----- MATERIAL TO PROCESS -----

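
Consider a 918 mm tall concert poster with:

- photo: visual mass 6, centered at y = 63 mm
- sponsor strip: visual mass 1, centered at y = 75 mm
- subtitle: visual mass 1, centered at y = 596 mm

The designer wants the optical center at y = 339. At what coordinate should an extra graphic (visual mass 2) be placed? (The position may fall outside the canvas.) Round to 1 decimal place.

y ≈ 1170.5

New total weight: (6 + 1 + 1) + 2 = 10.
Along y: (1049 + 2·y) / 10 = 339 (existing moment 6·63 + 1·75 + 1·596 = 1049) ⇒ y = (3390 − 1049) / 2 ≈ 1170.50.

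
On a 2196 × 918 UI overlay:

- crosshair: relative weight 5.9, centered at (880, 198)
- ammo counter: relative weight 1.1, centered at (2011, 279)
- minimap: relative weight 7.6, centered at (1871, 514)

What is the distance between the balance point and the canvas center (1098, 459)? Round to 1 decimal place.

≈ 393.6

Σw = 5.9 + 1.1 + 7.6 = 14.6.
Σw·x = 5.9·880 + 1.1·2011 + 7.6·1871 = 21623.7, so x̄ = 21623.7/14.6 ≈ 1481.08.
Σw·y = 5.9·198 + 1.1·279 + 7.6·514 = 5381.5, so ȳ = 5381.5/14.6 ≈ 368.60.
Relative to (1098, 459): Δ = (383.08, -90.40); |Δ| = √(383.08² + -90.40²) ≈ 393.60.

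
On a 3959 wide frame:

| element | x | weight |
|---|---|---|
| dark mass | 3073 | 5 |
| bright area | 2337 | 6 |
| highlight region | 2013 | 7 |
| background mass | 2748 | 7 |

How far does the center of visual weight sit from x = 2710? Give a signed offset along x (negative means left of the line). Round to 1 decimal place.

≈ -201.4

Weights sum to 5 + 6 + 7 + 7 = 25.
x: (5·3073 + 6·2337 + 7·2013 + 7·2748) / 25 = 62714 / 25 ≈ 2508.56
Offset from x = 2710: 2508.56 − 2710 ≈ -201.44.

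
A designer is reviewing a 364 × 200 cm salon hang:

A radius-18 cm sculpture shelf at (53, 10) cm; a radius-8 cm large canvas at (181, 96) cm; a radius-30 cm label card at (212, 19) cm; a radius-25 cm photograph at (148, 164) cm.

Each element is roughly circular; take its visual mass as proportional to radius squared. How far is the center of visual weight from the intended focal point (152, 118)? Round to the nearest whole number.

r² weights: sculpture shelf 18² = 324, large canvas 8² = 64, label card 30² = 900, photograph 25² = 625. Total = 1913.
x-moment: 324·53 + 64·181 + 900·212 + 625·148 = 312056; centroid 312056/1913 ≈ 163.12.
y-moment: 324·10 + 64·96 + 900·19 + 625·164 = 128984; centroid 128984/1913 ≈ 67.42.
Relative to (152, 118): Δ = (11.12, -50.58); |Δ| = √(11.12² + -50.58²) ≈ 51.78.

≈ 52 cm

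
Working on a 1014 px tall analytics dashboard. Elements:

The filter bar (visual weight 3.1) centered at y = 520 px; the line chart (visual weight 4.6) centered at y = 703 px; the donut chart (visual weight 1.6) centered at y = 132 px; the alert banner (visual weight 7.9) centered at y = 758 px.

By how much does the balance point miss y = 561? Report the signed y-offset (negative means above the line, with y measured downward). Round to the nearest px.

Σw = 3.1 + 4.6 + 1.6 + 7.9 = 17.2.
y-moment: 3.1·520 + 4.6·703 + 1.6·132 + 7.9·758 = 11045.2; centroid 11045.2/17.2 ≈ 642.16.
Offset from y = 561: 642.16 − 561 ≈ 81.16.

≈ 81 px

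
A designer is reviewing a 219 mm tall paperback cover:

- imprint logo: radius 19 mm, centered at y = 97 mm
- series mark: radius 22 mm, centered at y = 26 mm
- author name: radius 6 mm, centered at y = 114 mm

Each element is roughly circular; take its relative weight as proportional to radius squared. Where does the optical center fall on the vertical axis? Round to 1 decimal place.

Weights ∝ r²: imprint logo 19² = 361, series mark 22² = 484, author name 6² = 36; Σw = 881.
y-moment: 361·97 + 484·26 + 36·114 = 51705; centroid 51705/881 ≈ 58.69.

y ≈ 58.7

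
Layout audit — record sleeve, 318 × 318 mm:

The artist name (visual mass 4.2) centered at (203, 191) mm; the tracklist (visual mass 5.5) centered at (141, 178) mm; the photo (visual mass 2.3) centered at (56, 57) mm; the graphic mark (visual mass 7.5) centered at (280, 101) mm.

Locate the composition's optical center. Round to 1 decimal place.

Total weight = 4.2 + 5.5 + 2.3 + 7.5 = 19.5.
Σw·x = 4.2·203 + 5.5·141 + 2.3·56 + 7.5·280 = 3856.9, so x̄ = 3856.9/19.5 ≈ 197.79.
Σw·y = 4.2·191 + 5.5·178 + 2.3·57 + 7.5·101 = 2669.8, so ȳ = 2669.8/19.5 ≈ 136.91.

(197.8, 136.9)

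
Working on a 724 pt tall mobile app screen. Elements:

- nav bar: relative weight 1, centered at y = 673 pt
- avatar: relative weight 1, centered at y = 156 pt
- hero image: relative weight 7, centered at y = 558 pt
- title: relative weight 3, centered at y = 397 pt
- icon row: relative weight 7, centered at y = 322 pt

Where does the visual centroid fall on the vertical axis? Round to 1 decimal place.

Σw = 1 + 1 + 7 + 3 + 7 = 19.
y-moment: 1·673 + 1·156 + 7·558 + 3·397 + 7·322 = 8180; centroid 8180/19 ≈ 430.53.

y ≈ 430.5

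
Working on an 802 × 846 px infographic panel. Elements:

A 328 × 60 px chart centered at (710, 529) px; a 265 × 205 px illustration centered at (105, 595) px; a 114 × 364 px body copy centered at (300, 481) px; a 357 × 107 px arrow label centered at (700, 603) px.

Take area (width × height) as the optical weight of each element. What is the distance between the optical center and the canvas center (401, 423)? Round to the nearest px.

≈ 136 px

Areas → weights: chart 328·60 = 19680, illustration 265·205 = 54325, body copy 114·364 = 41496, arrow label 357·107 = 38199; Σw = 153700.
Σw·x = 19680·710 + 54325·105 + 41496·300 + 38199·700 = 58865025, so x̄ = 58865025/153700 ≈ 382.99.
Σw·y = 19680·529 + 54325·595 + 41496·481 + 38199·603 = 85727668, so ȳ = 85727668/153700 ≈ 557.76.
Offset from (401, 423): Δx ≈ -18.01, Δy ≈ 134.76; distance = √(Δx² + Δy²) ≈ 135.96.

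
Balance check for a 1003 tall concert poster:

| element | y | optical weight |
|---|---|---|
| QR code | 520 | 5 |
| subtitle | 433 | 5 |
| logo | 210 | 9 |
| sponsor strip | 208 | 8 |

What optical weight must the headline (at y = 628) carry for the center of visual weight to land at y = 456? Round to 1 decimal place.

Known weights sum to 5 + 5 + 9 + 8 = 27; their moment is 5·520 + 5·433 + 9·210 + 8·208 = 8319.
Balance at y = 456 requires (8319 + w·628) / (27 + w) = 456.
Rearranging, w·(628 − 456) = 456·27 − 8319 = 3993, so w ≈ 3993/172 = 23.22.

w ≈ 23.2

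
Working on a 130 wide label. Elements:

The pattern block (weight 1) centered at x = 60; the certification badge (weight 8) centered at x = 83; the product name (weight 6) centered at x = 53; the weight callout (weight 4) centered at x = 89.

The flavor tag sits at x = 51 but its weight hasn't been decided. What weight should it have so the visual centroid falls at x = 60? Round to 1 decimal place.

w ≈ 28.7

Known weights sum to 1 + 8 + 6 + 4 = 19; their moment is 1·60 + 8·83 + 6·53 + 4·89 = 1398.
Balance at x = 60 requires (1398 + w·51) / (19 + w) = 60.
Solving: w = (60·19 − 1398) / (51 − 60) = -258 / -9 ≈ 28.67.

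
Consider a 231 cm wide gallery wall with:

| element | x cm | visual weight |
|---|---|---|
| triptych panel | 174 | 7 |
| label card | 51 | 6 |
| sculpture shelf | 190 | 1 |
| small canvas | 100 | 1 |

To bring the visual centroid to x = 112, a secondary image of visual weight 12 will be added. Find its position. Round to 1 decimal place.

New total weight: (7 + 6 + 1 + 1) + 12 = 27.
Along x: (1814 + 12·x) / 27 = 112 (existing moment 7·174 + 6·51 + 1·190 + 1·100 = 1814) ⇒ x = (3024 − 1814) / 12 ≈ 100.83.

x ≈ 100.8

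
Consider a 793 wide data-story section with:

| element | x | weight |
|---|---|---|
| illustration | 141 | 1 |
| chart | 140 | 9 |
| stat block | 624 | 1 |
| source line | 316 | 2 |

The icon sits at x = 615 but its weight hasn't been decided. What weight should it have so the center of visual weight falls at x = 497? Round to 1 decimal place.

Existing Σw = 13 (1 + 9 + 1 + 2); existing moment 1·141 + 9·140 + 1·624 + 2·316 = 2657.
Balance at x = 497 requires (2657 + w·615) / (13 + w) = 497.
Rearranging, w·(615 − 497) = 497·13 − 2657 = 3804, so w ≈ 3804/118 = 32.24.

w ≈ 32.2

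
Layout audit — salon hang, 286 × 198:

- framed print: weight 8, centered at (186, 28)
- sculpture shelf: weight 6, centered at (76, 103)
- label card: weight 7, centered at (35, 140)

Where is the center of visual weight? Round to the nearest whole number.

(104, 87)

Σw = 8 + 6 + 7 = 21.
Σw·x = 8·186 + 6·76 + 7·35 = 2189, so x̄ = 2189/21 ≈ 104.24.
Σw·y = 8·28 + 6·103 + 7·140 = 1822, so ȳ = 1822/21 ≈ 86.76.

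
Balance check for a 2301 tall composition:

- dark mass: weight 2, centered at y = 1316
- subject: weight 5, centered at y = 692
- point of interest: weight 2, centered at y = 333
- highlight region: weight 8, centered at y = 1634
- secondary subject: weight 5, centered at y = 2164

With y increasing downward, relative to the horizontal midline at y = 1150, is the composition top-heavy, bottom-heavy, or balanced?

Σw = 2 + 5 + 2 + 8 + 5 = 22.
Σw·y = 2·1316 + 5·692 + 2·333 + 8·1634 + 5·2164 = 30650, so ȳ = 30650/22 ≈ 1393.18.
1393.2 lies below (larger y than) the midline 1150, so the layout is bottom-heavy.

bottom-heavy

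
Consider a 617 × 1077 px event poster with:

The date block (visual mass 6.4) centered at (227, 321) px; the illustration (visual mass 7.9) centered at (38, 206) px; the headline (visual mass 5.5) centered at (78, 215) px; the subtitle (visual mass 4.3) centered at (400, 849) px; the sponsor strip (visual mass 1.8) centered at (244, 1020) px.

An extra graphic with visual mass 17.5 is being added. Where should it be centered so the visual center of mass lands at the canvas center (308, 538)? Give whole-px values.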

-----

WHAT THE EXERCISE ASKS:
In the lines above, find each one with "check" and list it.

RESULT OF THE EXERCISE:
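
Balance check for a 1003 tall concert poster:
Balance check for a 2301 tall composition: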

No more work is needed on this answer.